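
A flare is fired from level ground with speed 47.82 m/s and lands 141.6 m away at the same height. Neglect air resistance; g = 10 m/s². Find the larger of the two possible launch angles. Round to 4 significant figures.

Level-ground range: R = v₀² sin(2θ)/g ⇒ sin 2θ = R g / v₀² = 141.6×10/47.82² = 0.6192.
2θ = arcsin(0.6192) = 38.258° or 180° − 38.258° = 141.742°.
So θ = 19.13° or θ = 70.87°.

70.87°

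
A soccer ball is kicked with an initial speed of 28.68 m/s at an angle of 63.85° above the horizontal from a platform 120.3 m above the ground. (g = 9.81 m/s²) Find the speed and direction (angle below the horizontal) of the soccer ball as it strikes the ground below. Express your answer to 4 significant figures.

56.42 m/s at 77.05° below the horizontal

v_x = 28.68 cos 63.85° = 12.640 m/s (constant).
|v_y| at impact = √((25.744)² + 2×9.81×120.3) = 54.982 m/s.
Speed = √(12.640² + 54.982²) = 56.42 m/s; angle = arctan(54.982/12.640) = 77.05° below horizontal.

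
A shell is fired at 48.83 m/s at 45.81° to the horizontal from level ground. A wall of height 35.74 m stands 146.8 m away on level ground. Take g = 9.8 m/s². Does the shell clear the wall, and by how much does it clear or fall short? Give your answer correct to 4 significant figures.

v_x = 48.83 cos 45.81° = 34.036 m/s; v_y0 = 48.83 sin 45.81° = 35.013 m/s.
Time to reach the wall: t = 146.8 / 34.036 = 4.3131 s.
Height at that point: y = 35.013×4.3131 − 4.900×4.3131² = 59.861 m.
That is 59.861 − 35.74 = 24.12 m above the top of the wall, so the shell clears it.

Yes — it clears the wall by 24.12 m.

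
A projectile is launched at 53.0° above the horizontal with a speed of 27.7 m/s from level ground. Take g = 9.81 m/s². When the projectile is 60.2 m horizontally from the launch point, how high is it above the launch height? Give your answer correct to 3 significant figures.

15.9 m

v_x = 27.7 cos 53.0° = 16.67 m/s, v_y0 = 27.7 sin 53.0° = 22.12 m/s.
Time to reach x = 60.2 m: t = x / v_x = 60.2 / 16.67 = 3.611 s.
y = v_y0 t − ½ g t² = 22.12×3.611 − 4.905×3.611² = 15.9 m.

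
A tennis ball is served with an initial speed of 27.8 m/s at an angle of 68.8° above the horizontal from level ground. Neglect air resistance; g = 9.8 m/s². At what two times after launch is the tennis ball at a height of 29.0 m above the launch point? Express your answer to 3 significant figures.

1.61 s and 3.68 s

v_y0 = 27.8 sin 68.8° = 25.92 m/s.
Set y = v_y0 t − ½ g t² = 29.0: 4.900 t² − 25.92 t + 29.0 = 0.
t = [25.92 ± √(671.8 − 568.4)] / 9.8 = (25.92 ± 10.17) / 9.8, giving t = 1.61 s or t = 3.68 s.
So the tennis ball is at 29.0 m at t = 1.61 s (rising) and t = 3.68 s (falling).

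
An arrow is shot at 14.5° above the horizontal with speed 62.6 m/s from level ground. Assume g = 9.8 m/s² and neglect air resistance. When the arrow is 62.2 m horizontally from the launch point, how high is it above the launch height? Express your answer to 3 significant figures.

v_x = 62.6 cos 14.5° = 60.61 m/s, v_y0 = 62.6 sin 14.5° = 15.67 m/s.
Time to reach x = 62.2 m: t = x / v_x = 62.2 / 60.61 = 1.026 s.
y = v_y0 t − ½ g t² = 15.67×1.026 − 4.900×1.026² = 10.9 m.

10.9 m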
·····
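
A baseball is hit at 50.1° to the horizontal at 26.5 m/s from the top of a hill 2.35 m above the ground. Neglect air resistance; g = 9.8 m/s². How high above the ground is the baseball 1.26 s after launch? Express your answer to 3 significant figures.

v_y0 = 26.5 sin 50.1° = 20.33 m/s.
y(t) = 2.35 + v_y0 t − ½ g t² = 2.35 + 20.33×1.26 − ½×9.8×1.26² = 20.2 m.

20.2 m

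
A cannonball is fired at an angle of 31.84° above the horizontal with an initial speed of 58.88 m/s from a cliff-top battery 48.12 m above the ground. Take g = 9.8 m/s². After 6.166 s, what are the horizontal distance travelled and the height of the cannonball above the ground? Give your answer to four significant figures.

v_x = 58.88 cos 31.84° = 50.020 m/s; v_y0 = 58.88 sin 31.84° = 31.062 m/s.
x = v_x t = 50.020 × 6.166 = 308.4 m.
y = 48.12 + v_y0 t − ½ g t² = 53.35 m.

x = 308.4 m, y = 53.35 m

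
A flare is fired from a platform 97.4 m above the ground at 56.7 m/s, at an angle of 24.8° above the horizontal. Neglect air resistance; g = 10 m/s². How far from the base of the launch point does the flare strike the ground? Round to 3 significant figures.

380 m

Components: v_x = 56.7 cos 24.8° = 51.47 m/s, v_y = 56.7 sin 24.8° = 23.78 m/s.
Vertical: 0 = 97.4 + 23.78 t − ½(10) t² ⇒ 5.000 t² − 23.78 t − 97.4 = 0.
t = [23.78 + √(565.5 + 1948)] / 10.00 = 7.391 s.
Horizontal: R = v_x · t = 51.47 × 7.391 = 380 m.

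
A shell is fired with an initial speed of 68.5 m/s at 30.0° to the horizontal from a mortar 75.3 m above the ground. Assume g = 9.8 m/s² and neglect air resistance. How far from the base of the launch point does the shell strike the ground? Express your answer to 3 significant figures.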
·····
▸ **Brief**
Take the line above containing "A cannonball is", the line containing "A shell is fired with", and all lines in between, and copy them exactly without anything else.

▸ **Reply**
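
A cannonball is fired at an angle of 31.84° above the horizontal with an initial speed of 58.88 m/s from a cliff-top battery 48.12 m above the ground. Take g = 9.8 m/s². After 6.166 s, what are the horizontal distance travelled and the height of the cannonball above the ground? Give your answer to four significant figures.

v_x = 58.88 cos 31.84° = 50.020 m/s; v_y0 = 58.88 sin 31.84° = 31.062 m/s.
x = v_x t = 50.020 × 6.166 = 308.4 m.
y = 48.12 + v_y0 t − ½ g t² = 53.35 m.

x = 308.4 m, y = 53.35 m

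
A flare is fired from a platform 97.4 m above the ground at 56.7 m/s, at an angle of 24.8° above the horizontal. Neglect air resistance; g = 10 m/s². How far from the base of the launch point does the flare strike the ground? Round to 3 significant figures.

380 m

Components: v_x = 56.7 cos 24.8° = 51.47 m/s, v_y = 56.7 sin 24.8° = 23.78 m/s.
Vertical: 0 = 97.4 + 23.78 t − ½(10) t² ⇒ 5.000 t² − 23.78 t − 97.4 = 0.
t = [23.78 + √(565.5 + 1948)] / 10.00 = 7.391 s.
Horizontal: R = v_x · t = 51.47 × 7.391 = 380 m.

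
A shell is fired with an initial speed of 68.5 m/s at 30.0° to the horizontal from a mortar 75.3 m above the ground. Assume g = 9.8 m/s² and neglect air resistance. How far from the base of the launch point does the shell strike the ground? Express your answer to 3 significant figures.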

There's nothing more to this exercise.